> **The problem**
Every record that follows should appear again in your answer, exactly the same.

─── Data for analysis ───

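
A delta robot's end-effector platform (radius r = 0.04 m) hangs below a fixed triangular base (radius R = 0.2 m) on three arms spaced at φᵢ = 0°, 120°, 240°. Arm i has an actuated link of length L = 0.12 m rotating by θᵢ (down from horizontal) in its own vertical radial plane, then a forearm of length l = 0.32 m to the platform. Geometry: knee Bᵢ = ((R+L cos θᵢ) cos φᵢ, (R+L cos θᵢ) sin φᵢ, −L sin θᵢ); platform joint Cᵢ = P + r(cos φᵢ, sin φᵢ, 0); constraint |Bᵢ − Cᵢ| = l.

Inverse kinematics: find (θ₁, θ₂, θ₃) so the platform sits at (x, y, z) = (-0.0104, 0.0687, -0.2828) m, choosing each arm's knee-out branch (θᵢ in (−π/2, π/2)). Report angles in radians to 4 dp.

φ1=0.0° → target in arm frame (-0.0104, 0.0687)
  A cos θ + B sin θ = C:  0.1704·cos θ + -0.2828·sin θ = -0.1072
  θ1 = atan2(B,A) + arccos(C/0.3302) = 0.8730
rotate P by −φ2: (0.0647, -0.0253, -0.2828)
  A cos θ + B sin θ = C:  0.0953·cos θ + -0.2828·sin θ = -0.0071
  √(A²+B²)=0.2984;  θ2 = -1.2457+1.5945 ≈ 0.3488
arm 3 (φ=240.0°): x'=-0.0543, y'=-0.0434
  e−x'=0.2143;  (l²−L²−(e−x')²−y'²−z²)/2L = -0.1657
  γ=atan2(-0.2828,0.2143)=-0.9223;  ψ=arccos(-0.4671)=2.0568;  θ3=γ+ψ≈1.1345

θ₁ = 0.8730, θ₂ = 0.3488, θ₃ = 1.1345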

───

> **Completed task**
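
A delta robot's end-effector platform (radius r = 0.04 m) hangs below a fixed triangular base (radius R = 0.2 m) on three arms spaced at φᵢ = 0°, 120°, 240°. Arm i has an actuated link of length L = 0.12 m rotating by θᵢ (down from horizontal) in its own vertical radial plane, then a forearm of length l = 0.32 m to the platform. Geometry: knee Bᵢ = ((R+L cos θᵢ) cos φᵢ, (R+L cos θᵢ) sin φᵢ, −L sin θᵢ); platform joint Cᵢ = P + r(cos φᵢ, sin φᵢ, 0); constraint |Bᵢ − Cᵢ| = l.

Inverse kinematics: find (θ₁, θ₂, θ₃) so the platform sits at (x, y, z) = (-0.0104, 0.0687, -0.2828) m, choosing each arm's knee-out branch (θᵢ in (−π/2, π/2)). Report angles in radians to 4 dp.

φ1=0.0° → target in arm frame (-0.0104, 0.0687)
  A cos θ + B sin θ = C:  0.1704·cos θ + -0.2828·sin θ = -0.1072
  θ1 = atan2(B,A) + arccos(C/0.3302) = 0.8730
rotate P by −φ2: (0.0647, -0.0253, -0.2828)
  A cos θ + B sin θ = C:  0.0953·cos θ + -0.2828·sin θ = -0.0071
  √(A²+B²)=0.2984;  θ2 = -1.2457+1.5945 ≈ 0.3488
arm 3 (φ=240.0°): x'=-0.0543, y'=-0.0434
  e−x'=0.2143;  (l²−L²−(e−x')²−y'²−z²)/2L = -0.1657
  γ=atan2(-0.2828,0.2143)=-0.9223;  ψ=arccos(-0.4671)=2.0568;  θ3=γ+ψ≈1.1345

θ₁ = 0.8730, θ₂ = 0.3488, θ₃ = 1.1345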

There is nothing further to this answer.